## The task
In the listing below, find each line with the string "kept" and return it.

## Source material
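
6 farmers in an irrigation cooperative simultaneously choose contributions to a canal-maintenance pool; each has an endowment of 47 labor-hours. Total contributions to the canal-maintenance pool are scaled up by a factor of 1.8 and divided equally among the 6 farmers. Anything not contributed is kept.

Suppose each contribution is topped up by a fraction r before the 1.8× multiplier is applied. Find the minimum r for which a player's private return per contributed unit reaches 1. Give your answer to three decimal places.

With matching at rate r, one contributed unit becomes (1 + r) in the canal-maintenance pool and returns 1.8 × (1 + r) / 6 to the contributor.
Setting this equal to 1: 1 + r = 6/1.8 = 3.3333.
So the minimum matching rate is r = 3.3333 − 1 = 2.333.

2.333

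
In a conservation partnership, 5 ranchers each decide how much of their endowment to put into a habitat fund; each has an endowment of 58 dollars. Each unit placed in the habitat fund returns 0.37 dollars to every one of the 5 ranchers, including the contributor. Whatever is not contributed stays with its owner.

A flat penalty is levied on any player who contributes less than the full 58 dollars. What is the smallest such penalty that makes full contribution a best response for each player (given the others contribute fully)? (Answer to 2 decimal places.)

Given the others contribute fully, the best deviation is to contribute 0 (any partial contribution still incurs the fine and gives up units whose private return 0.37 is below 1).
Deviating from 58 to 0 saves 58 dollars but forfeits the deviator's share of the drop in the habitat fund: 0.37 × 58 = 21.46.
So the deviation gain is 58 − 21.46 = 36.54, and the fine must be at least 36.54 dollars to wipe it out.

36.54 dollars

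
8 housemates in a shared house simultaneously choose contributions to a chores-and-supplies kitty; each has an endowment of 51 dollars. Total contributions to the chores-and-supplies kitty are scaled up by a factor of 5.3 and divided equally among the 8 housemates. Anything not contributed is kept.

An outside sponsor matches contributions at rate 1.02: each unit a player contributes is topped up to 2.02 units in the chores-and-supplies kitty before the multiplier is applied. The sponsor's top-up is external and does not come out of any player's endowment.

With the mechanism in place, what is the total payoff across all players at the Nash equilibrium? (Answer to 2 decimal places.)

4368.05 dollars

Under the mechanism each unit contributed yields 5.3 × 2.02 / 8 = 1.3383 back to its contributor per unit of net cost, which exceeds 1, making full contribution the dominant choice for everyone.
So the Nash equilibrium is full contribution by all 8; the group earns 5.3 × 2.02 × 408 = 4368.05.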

==

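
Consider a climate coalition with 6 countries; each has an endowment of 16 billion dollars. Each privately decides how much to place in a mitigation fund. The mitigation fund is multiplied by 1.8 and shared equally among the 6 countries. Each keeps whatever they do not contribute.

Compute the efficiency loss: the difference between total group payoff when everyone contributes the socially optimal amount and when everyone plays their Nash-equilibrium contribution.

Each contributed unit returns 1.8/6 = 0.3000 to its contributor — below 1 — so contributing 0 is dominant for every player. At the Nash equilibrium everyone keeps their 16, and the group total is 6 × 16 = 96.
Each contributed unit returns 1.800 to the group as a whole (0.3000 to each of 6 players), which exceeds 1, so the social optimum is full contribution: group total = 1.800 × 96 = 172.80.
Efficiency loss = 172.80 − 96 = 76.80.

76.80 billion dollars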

==

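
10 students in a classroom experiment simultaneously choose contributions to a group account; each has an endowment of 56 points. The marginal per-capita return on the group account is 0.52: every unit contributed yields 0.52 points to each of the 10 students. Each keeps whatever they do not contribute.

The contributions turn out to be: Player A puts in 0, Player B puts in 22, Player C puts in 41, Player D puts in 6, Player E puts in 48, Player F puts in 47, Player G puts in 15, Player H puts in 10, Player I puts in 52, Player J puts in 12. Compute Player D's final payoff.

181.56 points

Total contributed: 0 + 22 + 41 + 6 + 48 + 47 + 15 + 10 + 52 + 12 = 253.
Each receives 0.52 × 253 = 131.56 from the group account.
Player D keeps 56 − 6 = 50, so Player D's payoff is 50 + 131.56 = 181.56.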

## Final answer
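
6 farmers in an irrigation cooperative simultaneously choose contributions to a canal-maintenance pool; each has an endowment of 47 labor-hours. Total contributions to the canal-maintenance pool are scaled up by a factor of 1.8 and divided equally among the 6 farmers. Anything not contributed is kept.
8 housemates in a shared house simultaneously choose contributions to a chores-and-supplies kitty; each has an endowment of 51 dollars. Total contributions to the chores-and-supplies kitty are scaled up by a factor of 5.3 and divided equally among the 8 housemates. Anything not contributed is kept.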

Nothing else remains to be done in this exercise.